*** Opening The data ***

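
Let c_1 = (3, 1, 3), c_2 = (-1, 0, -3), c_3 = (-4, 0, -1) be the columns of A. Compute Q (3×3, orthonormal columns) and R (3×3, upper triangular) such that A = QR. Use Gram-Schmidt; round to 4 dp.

Q = [[0.6882, 0.5750, -0.4423], [0.2294, 0.4059, 0.8847], [0.6882, -0.7103, 0.1474]], R = [[4.3589, -2.7530, -3.4412], [0.0000, 1.5560, -1.5898], [0.0000, 0.0000, 1.6219]]

e_1 = c_1/‖c_1‖ = (3, 1, 3)/4.3589 = (0.6882, 0.2294, 0.6882).
r_{12} = e_1·c_2 = -2.7530.
u_2 = c_2 + 2.7530·e_1 = (0.8947, 0.6316, -1.1053).
‖u_2‖ = 1.5560, so e_2 = (0.5750, 0.4059, -0.7103).
r_{13} = e_1·c_3 = -3.4412; r_{23} = e_2·c_3 = -1.5898.
u_3 = c_3 + 3.4412·e_1 + 1.5898·e_2 = (-0.7174, 1.4348, 0.2391).
‖u_3‖ = 1.6219, so e_3 = (-0.4423, 0.8847, 0.1474).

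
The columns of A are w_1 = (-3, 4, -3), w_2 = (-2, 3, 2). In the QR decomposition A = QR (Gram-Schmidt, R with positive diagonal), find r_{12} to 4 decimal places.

r_{12} = 2.0580

q_1 = w_1/‖w_1‖ = (-3, 4, -3)/5.8310 = (-0.5145, 0.6860, -0.5145).
r_{12} = q_1·w_2 = 2.0580.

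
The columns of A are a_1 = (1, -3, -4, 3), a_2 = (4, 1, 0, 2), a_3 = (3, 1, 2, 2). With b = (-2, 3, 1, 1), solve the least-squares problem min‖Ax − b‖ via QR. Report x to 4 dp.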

*** Closing The data ***

Copy the listing above out again in its entirety, exactly as written.

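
Let c_1 = (3, 1, 3), c_2 = (-1, 0, -3), c_3 = (-4, 0, -1) be the columns of A. Compute Q (3×3, orthonormal columns) and R (3×3, upper triangular) such that A = QR. Use Gram-Schmidt; round to 4 dp.

Q = [[0.6882, 0.5750, -0.4423], [0.2294, 0.4059, 0.8847], [0.6882, -0.7103, 0.1474]], R = [[4.3589, -2.7530, -3.4412], [0.0000, 1.5560, -1.5898], [0.0000, 0.0000, 1.6219]]

e_1 = c_1/‖c_1‖ = (3, 1, 3)/4.3589 = (0.6882, 0.2294, 0.6882).
r_{12} = e_1·c_2 = -2.7530.
u_2 = c_2 + 2.7530·e_1 = (0.8947, 0.6316, -1.1053).
‖u_2‖ = 1.5560, so e_2 = (0.5750, 0.4059, -0.7103).
r_{13} = e_1·c_3 = -3.4412; r_{23} = e_2·c_3 = -1.5898.
u_3 = c_3 + 3.4412·e_1 + 1.5898·e_2 = (-0.7174, 1.4348, 0.2391).
‖u_3‖ = 1.6219, so e_3 = (-0.4423, 0.8847, 0.1474).

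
The columns of A are w_1 = (-3, 4, -3), w_2 = (-2, 3, 2). In the QR decomposition A = QR (Gram-Schmidt, R with positive diagonal), find r_{12} to 4 decimal places.

r_{12} = 2.0580

q_1 = w_1/‖w_1‖ = (-3, 4, -3)/5.8310 = (-0.5145, 0.6860, -0.5145).
r_{12} = q_1·w_2 = 2.0580.

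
The columns of A are a_1 = (1, -3, -4, 3), a_2 = (4, 1, 0, 2), a_3 = (3, 1, 2, 2). With b = (-2, 3, 1, 1), solve the least-squares problem min‖Ax − b‖ via QR. Report x to 4 dp.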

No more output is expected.